> _Problem details_:
For the material below, return exactly the lines starting at the line containing "- Anchor Mining Oy owns 83% of Sable Oy." and ending at the line containing "Under the applicable test, control means more than 40%", both ends included, and no others.
[Opening Records for this exercise section]
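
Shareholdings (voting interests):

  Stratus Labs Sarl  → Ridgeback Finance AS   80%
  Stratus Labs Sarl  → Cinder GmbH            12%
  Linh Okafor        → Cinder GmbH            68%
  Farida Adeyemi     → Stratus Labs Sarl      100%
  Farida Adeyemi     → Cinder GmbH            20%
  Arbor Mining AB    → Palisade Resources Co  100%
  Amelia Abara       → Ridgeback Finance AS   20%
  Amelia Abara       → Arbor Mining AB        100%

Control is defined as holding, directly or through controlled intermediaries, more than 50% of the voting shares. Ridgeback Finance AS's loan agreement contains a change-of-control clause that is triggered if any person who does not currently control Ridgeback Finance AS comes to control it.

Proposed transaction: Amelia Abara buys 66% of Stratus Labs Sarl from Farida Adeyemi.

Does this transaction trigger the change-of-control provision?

The purchase adds only to Amelia's holdings (Farida's stake shrinks), so Amelia is the only person who could newly come to control Ridgeback.
Amelia holds 100% of Arbor, so Amelia controls Arbor.
Arbor holds 100% of Palisade, so Amelia controls Palisade.
In Ridgeback, Amelia's side holds only 20%, not > 50%.
So before the transaction, Amelia does not control Ridgeback.
After the purchase, Amelia holds 66% of Stratus directly, and Farida's stake falls to 34%.
Amelia holds 66% of Stratus, so Amelia controls Stratus.
Stratus and Amelia together hold 80% + 20% = 100% of Ridgeback, so Amelia controls Ridgeback.
Amelia did not control Ridgeback before and does after, so the clause is triggered.

Yes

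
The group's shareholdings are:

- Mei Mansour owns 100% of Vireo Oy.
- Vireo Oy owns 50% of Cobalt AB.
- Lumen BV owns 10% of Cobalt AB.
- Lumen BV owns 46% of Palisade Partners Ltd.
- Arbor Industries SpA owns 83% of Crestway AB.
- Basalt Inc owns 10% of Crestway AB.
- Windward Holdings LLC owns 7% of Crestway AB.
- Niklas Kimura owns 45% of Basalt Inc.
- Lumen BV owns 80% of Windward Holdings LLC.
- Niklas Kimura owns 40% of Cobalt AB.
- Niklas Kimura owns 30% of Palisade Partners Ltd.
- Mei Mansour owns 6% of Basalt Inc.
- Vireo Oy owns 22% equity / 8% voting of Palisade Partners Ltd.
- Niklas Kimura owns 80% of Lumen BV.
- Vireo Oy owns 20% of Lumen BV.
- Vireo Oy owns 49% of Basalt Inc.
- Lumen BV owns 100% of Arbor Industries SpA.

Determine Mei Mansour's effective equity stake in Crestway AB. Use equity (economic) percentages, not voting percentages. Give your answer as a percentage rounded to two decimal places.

23.22%

Mei reaches Crestway along 4 paths.
Via Vireo → Lumen → Arbor: 100% × 20% × 100% × 83% = 16.6%.
Via Vireo → Lumen → Windward: 100% × 20% × 80% × 7% = 1.12%.
Via Vireo → Basalt: 100% × 49% × 10% = 4.9%.
Via Basalt: 6% × 10% = 0.6%.
Total: 16.6% + 1.12% + 4.9% + 0.6% = 23.22%.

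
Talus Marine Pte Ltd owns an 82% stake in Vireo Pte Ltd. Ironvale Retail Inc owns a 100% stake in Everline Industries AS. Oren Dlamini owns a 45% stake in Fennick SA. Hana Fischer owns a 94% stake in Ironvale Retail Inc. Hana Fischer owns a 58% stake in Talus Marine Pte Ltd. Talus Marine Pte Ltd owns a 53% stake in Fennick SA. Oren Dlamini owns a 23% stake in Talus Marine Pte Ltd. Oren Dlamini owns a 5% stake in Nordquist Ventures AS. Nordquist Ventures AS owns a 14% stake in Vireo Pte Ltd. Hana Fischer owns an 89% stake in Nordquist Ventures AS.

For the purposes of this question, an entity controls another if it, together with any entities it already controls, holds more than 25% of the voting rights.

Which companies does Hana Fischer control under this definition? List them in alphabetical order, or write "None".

Everline Industries AS, Fennick SA, Ironvale Retail Inc, Nordquist Ventures AS, Talus Marine Pte Ltd, Vireo Pte Ltd

Hana holds 58% of Talus, so Hana controls Talus.
Hana holds 89% of Nordquist, so Hana controls Nordquist.
Hana holds 94% of Ironvale, so Hana controls Ironvale.
Nordquist and Talus together hold 14% + 82% = 96% of Vireo, so Hana controls Vireo.
Talus holds 53% of Fennick, so Hana controls Fennick.
Ironvale holds 100% of Everline, so Hana controls Everline.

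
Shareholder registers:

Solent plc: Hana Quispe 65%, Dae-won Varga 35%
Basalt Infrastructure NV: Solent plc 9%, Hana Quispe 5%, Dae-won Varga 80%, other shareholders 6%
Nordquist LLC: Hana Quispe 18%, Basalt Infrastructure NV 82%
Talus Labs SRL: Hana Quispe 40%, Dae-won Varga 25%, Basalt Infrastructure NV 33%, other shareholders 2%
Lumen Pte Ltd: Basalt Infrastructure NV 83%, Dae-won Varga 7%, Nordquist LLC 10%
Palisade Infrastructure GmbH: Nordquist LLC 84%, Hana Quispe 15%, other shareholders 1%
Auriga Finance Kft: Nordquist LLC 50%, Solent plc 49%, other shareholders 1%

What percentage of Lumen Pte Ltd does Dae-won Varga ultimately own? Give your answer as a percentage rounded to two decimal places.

Dae-won reaches Lumen along 5 paths.
Via Solent → Basalt: 35% × 9% × 83% = 2.6145%.
Via Basalt: 80% × 83% = 66.4%.
Direct stake: 7% = 7%.
Via Solent → Basalt → Nordquist: 35% × 9% × 82% × 10% = 0.2583%.
Via Basalt → Nordquist: 80% × 82% × 10% = 6.56%.
Total: 2.6145% + 66.4% + 7% + 0.2583% + 6.56% = 82.8328%.
Rounded: 82.83%.

82.83%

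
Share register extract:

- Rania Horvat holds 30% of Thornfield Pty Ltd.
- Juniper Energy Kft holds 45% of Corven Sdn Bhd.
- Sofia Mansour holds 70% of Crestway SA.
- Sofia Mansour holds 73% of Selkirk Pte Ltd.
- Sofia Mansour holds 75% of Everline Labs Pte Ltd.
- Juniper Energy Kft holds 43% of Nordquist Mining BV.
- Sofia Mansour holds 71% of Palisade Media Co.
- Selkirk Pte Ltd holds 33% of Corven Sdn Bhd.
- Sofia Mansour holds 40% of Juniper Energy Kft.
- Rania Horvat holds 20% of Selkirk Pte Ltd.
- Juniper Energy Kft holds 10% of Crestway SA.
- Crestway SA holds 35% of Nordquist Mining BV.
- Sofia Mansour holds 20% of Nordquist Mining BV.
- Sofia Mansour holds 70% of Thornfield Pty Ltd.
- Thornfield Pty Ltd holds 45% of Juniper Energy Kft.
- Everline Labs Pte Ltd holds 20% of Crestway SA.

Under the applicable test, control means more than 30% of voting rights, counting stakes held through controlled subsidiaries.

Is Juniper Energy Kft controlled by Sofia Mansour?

Yes

Sofia holds 70% of Thornfield, so Sofia controls Thornfield.
Thornfield and Sofia together hold 45% + 40% = 85% of Juniper, so Sofia controls Juniper.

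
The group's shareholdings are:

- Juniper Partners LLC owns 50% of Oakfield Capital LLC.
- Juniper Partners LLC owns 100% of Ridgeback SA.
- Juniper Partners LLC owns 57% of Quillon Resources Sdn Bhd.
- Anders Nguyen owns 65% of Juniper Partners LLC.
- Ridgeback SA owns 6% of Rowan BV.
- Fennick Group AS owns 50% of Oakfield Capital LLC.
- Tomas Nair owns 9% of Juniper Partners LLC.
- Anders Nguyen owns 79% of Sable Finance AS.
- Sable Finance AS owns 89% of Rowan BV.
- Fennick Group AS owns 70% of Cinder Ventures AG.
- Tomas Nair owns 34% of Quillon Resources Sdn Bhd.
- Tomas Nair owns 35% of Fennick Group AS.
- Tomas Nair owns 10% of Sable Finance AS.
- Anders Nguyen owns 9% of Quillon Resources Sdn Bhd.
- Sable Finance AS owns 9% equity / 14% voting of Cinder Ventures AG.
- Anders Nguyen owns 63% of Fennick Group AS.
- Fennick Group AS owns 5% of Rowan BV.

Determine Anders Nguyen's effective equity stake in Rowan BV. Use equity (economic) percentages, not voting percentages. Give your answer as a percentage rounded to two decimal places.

77.36%

Anders reaches Rowan along 3 paths.
Via Juniper → Ridgeback: 65% × 100% × 6% = 3.9%.
Via Fennick: 63% × 5% = 3.15%.
Via Sable: 79% × 89% = 70.31%.
Total: 3.9% + 3.15% + 70.31% = 77.36%.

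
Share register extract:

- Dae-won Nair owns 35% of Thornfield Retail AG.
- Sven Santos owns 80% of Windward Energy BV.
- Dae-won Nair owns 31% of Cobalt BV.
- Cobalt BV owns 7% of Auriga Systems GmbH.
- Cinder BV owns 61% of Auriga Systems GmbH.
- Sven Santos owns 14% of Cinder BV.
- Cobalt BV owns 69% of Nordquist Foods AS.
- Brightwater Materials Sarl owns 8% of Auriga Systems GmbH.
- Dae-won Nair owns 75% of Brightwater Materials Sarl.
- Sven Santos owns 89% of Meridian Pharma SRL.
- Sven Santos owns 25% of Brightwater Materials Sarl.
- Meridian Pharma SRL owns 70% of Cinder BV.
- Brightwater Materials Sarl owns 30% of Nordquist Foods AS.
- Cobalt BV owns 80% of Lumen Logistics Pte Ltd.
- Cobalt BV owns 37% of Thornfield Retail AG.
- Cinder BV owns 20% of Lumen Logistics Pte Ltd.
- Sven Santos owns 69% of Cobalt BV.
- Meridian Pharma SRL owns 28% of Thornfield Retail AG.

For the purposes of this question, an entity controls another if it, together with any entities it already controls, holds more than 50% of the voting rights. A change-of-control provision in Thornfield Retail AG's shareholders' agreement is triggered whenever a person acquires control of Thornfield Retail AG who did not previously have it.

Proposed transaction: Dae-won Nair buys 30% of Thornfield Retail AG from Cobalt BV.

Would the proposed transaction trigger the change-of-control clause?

Yes

The purchase adds only to Dae-won's holdings (Cobalt's stake shrinks), so Dae-won is the only person who could newly come to control Thornfield.
Dae-won holds 75% of Brightwater, so Dae-won controls Brightwater.
In Thornfield, Dae-won's side holds only 35%, not > 50%.
So before the transaction, Dae-won does not control Thornfield.
After the purchase, Dae-won's direct stake in Thornfield rises to 35% + 30% = 65%, and Cobalt's stake falls to 7%.
Dae-won holds 65% of Thornfield, so Dae-won controls Thornfield.
Dae-won did not control Thornfield before and does after, so the clause is triggered.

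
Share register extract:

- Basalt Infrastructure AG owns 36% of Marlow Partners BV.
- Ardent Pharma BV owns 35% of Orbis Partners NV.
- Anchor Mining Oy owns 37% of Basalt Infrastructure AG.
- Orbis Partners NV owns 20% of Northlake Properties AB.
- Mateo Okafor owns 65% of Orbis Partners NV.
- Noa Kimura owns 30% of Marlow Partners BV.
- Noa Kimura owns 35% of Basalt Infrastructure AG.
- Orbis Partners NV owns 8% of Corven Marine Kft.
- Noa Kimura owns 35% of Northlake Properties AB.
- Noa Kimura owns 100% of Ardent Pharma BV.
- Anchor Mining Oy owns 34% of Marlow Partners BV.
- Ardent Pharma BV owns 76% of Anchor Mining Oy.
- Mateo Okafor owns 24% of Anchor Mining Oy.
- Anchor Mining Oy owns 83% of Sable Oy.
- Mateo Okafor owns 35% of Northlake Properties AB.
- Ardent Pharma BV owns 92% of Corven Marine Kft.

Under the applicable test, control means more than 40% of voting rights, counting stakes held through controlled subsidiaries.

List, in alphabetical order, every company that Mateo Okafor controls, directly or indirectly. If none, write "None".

Mateo holds 65% of Orbis, so Mateo controls Orbis.
Mateo and Orbis together hold 35% + 20% = 55% of Northlake, so Mateo controls Northlake.
No other company's threshold is met.

Northlake Properties AB, Orbis Partners NV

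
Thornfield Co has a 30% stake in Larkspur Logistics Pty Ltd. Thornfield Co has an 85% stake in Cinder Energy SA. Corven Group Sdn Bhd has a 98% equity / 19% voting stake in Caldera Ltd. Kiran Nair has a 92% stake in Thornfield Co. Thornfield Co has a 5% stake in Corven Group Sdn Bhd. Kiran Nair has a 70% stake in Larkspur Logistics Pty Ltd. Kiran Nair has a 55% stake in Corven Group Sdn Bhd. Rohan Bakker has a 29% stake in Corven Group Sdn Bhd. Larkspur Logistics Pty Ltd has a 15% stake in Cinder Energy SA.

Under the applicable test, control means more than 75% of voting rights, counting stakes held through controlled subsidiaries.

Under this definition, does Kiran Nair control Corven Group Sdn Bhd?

Kiran holds 92% of Thornfield, so Kiran controls Thornfield.
Thornfield and Kiran together hold 30% + 70% = 100% of Larkspur, so Kiran controls Larkspur.
Thornfield and Larkspur together hold 85% + 15% = 100% of Cinder, so Kiran controls Cinder.
In Corven, Kiran's side holds only 5% + 55% = 60%, not > 75%.
So Kiran does not control Corven.

No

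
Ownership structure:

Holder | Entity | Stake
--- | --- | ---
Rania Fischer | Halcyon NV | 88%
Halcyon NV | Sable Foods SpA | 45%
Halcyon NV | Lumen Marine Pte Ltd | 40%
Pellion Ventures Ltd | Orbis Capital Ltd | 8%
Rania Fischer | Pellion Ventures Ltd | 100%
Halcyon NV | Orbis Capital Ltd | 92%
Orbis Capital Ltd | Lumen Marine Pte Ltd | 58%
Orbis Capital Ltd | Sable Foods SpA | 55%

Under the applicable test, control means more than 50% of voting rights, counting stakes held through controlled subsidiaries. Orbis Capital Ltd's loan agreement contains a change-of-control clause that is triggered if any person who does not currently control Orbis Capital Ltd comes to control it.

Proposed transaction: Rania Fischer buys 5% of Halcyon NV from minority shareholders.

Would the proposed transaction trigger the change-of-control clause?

No

The purchase changes only Rania's holdings, so Rania is the only person who could newly come to control Orbis.
Rania holds 88% of Halcyon, so Rania controls Halcyon.
Rania holds 100% of Pellion, so Rania controls Pellion.
Pellion and Halcyon together hold 8% + 92% = 100% of Orbis, so Rania controls Orbis.
So Rania already controls Orbis before the transaction.
After the purchase, Rania's direct stake in Halcyon rises to 88% + 5% = 93%.
Rania controlled Orbis already, so this is not a new person acquiring control; every other person's position is unchanged or reduced.
No new person acquires control, so the clause is not triggered.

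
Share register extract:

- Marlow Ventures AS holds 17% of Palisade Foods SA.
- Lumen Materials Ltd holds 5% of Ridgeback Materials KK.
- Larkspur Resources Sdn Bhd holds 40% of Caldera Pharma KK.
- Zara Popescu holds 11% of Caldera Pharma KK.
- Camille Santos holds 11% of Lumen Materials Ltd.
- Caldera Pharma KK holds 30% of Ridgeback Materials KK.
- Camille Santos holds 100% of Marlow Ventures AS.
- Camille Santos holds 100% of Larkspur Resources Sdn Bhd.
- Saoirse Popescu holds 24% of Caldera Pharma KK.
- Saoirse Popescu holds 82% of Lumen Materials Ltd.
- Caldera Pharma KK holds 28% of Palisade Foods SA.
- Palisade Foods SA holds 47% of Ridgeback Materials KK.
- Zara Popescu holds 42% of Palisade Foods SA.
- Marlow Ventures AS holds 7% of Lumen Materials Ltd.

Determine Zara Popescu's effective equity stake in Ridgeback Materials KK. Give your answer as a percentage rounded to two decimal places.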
[Closing Records for this exercise section]
> _Answer_:
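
- Anchor Mining Oy owns 83% of Sable Oy.
- Mateo Okafor owns 35% of Northlake Properties AB.
- Ardent Pharma BV owns 92% of Corven Marine Kft.

Under the applicable test, control means more than 40% of voting rights, counting stakes held through controlled subsidiaries.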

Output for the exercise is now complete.